[Stored items]
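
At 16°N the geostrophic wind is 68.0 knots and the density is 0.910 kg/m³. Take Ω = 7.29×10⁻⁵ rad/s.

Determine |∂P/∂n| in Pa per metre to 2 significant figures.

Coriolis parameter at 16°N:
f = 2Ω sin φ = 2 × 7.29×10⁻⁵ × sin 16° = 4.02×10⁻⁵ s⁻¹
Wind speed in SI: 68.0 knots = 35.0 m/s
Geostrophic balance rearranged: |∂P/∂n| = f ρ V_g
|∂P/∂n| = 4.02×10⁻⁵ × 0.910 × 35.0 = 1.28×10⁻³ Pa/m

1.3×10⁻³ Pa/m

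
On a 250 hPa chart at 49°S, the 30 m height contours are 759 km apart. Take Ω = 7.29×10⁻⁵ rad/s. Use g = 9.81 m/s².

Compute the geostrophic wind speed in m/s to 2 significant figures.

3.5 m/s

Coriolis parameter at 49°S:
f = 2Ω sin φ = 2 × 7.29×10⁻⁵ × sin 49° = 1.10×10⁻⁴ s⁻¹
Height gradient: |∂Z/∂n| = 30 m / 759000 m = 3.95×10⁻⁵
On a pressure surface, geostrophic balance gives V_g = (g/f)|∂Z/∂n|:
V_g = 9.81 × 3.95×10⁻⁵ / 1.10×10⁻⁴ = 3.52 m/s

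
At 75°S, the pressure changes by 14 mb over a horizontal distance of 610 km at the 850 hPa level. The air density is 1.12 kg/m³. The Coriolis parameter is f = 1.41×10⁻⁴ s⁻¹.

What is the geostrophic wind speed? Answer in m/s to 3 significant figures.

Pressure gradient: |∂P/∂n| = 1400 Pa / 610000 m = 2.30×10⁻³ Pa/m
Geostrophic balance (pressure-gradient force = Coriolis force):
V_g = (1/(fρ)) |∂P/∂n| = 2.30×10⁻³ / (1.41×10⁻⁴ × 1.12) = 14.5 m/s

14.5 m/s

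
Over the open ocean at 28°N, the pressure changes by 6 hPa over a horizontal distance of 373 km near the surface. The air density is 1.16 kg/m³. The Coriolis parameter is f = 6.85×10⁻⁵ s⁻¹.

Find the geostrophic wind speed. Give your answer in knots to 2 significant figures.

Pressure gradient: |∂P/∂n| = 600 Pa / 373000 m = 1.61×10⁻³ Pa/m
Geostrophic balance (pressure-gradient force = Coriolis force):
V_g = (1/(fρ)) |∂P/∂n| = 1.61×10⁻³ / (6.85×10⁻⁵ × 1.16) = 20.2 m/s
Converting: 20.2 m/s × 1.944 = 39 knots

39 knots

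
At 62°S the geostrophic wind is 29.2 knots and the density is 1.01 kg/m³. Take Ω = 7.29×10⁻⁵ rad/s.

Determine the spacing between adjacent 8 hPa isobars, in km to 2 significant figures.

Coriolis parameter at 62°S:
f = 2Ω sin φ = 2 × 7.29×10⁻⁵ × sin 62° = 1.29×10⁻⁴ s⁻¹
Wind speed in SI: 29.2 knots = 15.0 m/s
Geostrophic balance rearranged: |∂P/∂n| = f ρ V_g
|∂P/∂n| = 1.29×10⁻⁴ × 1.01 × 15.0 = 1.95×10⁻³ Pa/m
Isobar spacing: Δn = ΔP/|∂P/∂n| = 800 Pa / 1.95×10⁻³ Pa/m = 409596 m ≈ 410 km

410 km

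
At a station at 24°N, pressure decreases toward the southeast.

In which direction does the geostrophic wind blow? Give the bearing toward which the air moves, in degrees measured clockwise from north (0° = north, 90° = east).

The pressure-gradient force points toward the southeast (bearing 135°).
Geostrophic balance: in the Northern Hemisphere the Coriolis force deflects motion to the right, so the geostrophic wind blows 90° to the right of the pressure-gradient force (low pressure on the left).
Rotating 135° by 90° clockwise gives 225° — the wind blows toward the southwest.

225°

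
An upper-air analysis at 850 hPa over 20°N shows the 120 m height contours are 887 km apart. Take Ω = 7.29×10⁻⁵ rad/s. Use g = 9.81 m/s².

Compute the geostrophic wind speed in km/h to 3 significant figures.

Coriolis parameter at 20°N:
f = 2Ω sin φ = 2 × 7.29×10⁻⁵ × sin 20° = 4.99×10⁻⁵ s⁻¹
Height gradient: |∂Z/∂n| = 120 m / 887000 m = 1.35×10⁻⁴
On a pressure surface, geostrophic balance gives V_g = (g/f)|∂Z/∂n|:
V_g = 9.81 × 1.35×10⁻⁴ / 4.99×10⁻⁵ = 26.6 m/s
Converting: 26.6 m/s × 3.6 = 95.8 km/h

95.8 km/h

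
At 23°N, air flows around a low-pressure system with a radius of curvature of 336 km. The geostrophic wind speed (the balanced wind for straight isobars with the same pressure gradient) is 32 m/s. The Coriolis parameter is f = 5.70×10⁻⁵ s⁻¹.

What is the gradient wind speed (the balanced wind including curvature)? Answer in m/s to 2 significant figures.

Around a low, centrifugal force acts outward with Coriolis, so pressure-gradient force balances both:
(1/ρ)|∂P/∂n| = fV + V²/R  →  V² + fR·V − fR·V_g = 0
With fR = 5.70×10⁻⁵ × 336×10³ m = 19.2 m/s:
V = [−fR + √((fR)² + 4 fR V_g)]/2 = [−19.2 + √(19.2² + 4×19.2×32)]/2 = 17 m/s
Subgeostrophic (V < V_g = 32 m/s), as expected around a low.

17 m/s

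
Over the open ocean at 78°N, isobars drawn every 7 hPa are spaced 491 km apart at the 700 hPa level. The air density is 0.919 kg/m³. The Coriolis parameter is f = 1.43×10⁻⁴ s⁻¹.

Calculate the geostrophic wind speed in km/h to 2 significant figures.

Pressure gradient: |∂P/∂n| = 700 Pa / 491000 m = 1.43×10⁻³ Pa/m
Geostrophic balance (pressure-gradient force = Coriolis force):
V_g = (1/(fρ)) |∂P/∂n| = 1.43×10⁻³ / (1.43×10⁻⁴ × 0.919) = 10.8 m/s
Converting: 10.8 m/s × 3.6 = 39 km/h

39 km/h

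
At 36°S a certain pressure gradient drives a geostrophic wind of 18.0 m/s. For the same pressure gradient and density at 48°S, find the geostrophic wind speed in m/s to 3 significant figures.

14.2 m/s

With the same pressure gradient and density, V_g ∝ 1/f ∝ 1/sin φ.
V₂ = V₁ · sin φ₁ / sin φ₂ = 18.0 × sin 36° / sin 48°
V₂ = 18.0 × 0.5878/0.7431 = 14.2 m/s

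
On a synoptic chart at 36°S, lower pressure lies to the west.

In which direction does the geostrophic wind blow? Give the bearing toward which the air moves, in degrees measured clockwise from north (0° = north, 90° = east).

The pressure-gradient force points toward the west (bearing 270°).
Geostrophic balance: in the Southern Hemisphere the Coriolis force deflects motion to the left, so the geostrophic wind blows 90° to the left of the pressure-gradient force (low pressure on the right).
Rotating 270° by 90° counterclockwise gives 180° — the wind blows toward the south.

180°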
--
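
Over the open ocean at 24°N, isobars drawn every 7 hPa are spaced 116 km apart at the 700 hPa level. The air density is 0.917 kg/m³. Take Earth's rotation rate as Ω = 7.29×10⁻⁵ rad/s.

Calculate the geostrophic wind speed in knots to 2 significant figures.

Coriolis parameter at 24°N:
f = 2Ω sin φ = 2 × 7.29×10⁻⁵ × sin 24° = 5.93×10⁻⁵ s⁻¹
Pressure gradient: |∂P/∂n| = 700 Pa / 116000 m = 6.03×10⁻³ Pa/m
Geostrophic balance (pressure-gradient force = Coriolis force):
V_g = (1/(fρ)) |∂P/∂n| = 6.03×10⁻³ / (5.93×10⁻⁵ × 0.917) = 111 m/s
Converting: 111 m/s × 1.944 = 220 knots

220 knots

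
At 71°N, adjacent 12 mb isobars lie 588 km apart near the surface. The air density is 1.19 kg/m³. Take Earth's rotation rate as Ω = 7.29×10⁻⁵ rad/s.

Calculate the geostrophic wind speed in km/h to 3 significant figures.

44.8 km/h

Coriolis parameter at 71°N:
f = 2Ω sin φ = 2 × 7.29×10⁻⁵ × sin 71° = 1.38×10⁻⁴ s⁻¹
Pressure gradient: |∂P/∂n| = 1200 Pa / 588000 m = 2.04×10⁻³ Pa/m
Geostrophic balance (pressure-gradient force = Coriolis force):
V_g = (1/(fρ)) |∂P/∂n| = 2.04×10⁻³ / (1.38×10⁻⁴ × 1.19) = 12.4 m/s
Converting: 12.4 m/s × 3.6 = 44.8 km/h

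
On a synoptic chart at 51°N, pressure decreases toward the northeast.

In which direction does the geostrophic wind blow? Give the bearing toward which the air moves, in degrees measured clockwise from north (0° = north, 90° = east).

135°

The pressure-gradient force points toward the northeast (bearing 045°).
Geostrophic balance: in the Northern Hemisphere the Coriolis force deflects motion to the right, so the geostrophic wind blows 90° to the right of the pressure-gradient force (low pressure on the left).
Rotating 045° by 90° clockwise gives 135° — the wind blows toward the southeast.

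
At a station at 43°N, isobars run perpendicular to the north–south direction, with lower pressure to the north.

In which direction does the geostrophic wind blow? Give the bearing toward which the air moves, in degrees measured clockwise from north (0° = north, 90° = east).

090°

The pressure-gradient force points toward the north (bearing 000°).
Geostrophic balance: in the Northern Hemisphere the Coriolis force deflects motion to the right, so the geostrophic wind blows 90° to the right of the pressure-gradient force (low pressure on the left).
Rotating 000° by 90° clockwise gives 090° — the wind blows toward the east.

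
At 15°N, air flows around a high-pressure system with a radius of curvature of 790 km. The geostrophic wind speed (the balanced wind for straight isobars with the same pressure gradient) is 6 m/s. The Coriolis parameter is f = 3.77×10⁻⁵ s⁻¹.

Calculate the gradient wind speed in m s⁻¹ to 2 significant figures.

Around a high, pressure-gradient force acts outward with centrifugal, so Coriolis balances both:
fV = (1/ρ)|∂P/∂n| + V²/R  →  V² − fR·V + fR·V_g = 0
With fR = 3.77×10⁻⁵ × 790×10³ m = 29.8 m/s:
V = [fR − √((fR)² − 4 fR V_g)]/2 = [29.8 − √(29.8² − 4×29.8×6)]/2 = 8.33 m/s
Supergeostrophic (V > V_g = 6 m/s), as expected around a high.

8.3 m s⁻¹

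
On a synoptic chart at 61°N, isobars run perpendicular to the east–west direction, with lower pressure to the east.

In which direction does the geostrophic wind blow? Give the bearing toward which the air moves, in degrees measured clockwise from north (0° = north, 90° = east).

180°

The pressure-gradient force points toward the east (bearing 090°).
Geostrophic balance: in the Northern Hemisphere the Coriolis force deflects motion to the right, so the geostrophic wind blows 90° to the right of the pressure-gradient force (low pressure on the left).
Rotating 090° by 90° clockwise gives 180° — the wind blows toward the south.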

— What is being asked —
Lines in the data that hold "flows" must be located and copied.

— Response —
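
At 23°N, air flows around a low-pressure system with a radius of curvature of 336 km. The geostrophic wind speed (the balanced wind for straight isobars with the same pressure gradient) is 32 m/s. The Coriolis parameter is f = 5.70×10⁻⁵ s⁻¹.
At 15°N, air flows around a high-pressure system with a radius of curvature of 790 km. The geostrophic wind speed (the balanced wind for straight isobars with the same pressure gradient) is 6 m/s. The Coriolis parameter is f = 3.77×10⁻⁵ s⁻¹.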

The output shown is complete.